Activity —
Please copy each line of the listing below in which the word "global" appears.
##### Extracted information #####
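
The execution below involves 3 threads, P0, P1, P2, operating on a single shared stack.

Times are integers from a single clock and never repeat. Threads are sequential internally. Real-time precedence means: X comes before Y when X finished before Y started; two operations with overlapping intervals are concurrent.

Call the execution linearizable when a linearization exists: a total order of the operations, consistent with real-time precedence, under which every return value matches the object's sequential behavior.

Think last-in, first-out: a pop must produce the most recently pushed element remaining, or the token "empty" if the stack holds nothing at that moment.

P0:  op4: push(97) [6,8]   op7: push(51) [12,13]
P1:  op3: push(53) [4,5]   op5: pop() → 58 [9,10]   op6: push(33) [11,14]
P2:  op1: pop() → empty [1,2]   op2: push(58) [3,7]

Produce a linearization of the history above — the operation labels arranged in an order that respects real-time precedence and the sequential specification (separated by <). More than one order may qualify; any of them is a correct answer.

step 1: op1 pop() → empty — stack <>
step 2: op3 push(53) — stack <53>
step 3: op4 push(97) — stack <53,97>
step 4: op2 push(58) — stack <53,97,58>
step 5: op5 pop() → 58 — stack <53,97>
step 6: op6 push(33) — stack <53,97,33>
step 7: op7 push(51) — stack <53,97,33,51>

op1 < op3 < op4 < op2 < op5 < op6 < op7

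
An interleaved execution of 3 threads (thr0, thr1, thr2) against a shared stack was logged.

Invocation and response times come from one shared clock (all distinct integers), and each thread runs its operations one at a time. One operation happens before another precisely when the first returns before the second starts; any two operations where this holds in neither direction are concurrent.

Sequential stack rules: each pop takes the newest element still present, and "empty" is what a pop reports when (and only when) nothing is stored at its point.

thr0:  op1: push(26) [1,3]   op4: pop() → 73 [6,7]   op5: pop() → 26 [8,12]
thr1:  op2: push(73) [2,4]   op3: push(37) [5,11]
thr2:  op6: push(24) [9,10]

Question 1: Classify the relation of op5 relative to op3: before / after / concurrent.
op5 spans [8,12], op3 spans [5,11]
the intervals overlap in both directions

concurrent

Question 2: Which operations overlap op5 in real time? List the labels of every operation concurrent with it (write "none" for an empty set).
op5 spans [8,12]: anything still running between times 8 and 12 counts as concurrent
op1 [1,3]: before
op2 [2,4]: before
op3 [5,11]: concurrent
op4 [6,7]: before
op6 [9,10]: concurrent

op3, op6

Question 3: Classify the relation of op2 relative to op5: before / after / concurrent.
op2 spans [2,4], op5 spans [8,12]
resp(op2)=4 < inv(op5)=8

before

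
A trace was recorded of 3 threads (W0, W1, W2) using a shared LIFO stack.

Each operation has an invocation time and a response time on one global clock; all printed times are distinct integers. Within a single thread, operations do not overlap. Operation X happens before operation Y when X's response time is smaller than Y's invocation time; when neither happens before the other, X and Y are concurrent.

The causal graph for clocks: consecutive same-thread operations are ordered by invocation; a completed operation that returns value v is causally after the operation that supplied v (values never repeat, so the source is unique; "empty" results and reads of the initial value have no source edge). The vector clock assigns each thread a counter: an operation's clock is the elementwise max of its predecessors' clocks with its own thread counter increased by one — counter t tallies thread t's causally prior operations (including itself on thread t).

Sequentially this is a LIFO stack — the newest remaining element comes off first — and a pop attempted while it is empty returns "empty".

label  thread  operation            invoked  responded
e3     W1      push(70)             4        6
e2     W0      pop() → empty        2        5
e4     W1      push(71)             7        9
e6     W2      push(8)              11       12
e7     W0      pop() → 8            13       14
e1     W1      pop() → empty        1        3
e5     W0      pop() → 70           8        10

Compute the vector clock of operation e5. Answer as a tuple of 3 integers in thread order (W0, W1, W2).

VC(e6, invoked at 11): no causal predecessors; +1 on W2 → (0, 0, 1)
VC(e1, invoked at 1): no causal predecessors; +1 on W1 → (0, 1, 0)
VC(e2, invoked at 2): no causal predecessors; +1 on W0 → (1, 0, 0)
invoked at 4, e3 merges VC(e1)=(0, 1, 0) and bumps W1's slot → (0, 2, 0)
invoked at 7, e4 merges VC(e3)=(0, 2, 0) and bumps W1's slot → (0, 3, 0)
invoked at 8, e5 merges VC(e2)=(1, 0, 0), VC(e3)=(0, 2, 0) and bumps W0's slot → (2, 2, 0)
invoked at 13, e7 merges VC(e5)=(2, 2, 0), VC(e6)=(0, 0, 1) and bumps W0's slot → (3, 2, 1)
target: VC(e5) = (2, 2, 0)

(2, 2, 0)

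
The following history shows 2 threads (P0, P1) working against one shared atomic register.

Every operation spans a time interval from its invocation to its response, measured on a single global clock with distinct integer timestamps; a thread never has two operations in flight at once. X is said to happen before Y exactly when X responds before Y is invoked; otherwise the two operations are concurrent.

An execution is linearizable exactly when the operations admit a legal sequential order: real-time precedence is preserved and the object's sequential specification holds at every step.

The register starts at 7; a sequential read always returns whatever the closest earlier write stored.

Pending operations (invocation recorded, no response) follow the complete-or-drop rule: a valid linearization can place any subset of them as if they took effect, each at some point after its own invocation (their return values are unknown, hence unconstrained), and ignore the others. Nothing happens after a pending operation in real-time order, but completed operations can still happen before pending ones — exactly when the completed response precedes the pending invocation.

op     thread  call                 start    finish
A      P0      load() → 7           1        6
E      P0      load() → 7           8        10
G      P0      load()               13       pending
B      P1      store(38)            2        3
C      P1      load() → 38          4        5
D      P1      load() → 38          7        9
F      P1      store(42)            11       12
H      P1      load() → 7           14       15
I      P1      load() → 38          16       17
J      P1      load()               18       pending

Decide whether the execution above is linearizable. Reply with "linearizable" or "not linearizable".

not linearizable

cut after 9 events: linearizable; cut after 10 events (E responds, time 10): not linearizable
the 5 completed operations admit 6 real-time orders; each fails the atomic register replay
sample order A, B, C, D, E stalls at step 5 — E load() → 7 has no legal effect
sample order A, B, C, E, D stalls at step 4 — E load() → 7 has no legal effect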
#####
Answer for this exercise —
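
Each operation has an invocation time and a response time on one global clock; all printed times are distinct integers. Within a single thread, operations do not overlap. Operation X happens before operation Y when X's response time is smaller than Y's invocation time; when neither happens before the other, X and Y are concurrent.
Every operation spans a time interval from its invocation to its response, measured on a single global clock with distinct integer timestamps; a thread never has two operations in flight at once. X is said to happen before Y exactly when X responds before Y is invoked; otherwise the two operations are concurrent.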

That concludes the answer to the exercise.